DIRECTIONS:
Each record must be repeated exactly as it stands.

RECORDS SHOWN:
========================

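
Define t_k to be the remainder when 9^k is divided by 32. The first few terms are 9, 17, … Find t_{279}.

Listing terms: t_1 = 9, t_2 = 17, t_3 = 25, t_4 = 1, t_5 = 9.
Since t_5 = t_1 = 9, the sequence is periodic with period 4.
So t_{279} = t_{1 + ((279-1) mod 4)} = t_3 = 25.

25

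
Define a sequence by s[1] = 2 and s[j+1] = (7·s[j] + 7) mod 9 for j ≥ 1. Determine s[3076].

8

Listing terms: s[1] = 2; s[2] = 3; s[3] = 1; s[4] = 5; s[5] = 6; s[6] = 4; s[7] = 8; s[8] = 0; s[9] = 7; s[10] = 2.
Since s[10] = s[1] = 2, the sequence is periodic with period 9.
So s[3076] = s[1 + ((3076-1) mod 9)] = s[7] = 8.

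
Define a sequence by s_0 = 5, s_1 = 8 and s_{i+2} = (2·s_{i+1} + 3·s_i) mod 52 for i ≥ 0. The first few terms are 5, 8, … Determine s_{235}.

We have s_0 = 5, s_1 = 8, s_2 = 31, s_3 = 34, s_4 = 5, s_5 = 8.
The sequence repeats with period 4.
So s_{235} = s_{0 + ((235-0) mod 4)} = s_3 = 34.

34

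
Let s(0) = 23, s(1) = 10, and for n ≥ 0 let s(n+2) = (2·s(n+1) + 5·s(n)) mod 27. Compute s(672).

We have s(0) = 23, s(1) = 10, s(2) = 0, s(3) = 23, s(4) = 19, s(5) = 18, s(6) = 23, s(7) = 1, s(8) = 9, s(9) = 23, s(10) = 10.
Since (s(9), s(10)) = (s(0), s(1)) = (23, 10) (two consecutive terms determine the rest), the sequence is periodic with period 9.
(672 - 0) mod 9 = 6, so s(672) = s(6) = 23.

23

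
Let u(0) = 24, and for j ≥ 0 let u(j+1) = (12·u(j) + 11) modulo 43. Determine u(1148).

u(0) = 24,  u(1) = 41,  u(2) = 30,  u(3) = 27,  u(4) = 34,  u(5) = 32,  u(6) = 8,  u(7) = 21,  u(8) = 5,  u(9) = 28,  u(10) = 3,  u(11) = 4,  u(12) = 16,  u(13) = 31,  u(14) = 39,  u(15) = 6,  u(16) = 40,  u(17) = 18,  u(18) = 12,  u(19) = 26,  u(20) = 22,  u(21) = 17,  u(22) = 0,  u(23) = 11,  u(24) = 14,  u(25) = 7,  u(26) = 9,  u(27) = 33,  u(28) = 20,  u(29) = 36,  u(30) = 13,  u(31) = 38,  u(32) = 37,  u(33) = 25,  u(34) = 10,  u(35) = 2,  u(36) = 35,  u(37) = 1,  u(38) = 23,  u(39) = 29,  u(40) = 15,  u(41) = 19,  u(42) = 24.
The sequence repeats with period 42.
(1148 - 0) mod 42 = 14, so u(1148) = u(14) = 39.

39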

========================

EXERCISE SOLUTION:
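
Define t_k to be the remainder when 9^k is divided by 32. The first few terms are 9, 17, … Find t_{279}.

Listing terms: t_1 = 9, t_2 = 17, t_3 = 25, t_4 = 1, t_5 = 9.
Since t_5 = t_1 = 9, the sequence is periodic with period 4.
So t_{279} = t_{1 + ((279-1) mod 4)} = t_3 = 25.

25

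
Define a sequence by s[1] = 2 and s[j+1] = (7·s[j] + 7) mod 9 for j ≥ 1. Determine s[3076].

8

Listing terms: s[1] = 2; s[2] = 3; s[3] = 1; s[4] = 5; s[5] = 6; s[6] = 4; s[7] = 8; s[8] = 0; s[9] = 7; s[10] = 2.
Since s[10] = s[1] = 2, the sequence is periodic with period 9.
So s[3076] = s[1 + ((3076-1) mod 9)] = s[7] = 8.

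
Define a sequence by s_0 = 5, s_1 = 8 and s_{i+2} = (2·s_{i+1} + 3·s_i) mod 52 for i ≥ 0. The first few terms are 5, 8, … Determine s_{235}.

We have s_0 = 5, s_1 = 8, s_2 = 31, s_3 = 34, s_4 = 5, s_5 = 8.
The sequence repeats with period 4.
So s_{235} = s_{0 + ((235-0) mod 4)} = s_3 = 34.

34

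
Let s(0) = 23, s(1) = 10, and for n ≥ 0 let s(n+2) = (2·s(n+1) + 5·s(n)) mod 27. Compute s(672).

We have s(0) = 23, s(1) = 10, s(2) = 0, s(3) = 23, s(4) = 19, s(5) = 18, s(6) = 23, s(7) = 1, s(8) = 9, s(9) = 23, s(10) = 10.
Since (s(9), s(10)) = (s(0), s(1)) = (23, 10) (two consecutive terms determine the rest), the sequence is periodic with period 9.
(672 - 0) mod 9 = 6, so s(672) = s(6) = 23.

23

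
Let u(0) = 24, and for j ≥ 0 let u(j+1) = (12·u(j) + 11) modulo 43. Determine u(1148).

u(0) = 24,  u(1) = 41,  u(2) = 30,  u(3) = 27,  u(4) = 34,  u(5) = 32,  u(6) = 8,  u(7) = 21,  u(8) = 5,  u(9) = 28,  u(10) = 3,  u(11) = 4,  u(12) = 16,  u(13) = 31,  u(14) = 39,  u(15) = 6,  u(16) = 40,  u(17) = 18,  u(18) = 12,  u(19) = 26,  u(20) = 22,  u(21) = 17,  u(22) = 0,  u(23) = 11,  u(24) = 14,  u(25) = 7,  u(26) = 9,  u(27) = 33,  u(28) = 20,  u(29) = 36,  u(30) = 13,  u(31) = 38,  u(32) = 37,  u(33) = 25,  u(34) = 10,  u(35) = 2,  u(36) = 35,  u(37) = 1,  u(38) = 23,  u(39) = 29,  u(40) = 15,  u(41) = 19,  u(42) = 24.
The sequence repeats with period 42.
(1148 - 0) mod 42 = 14, so u(1148) = u(14) = 39.

39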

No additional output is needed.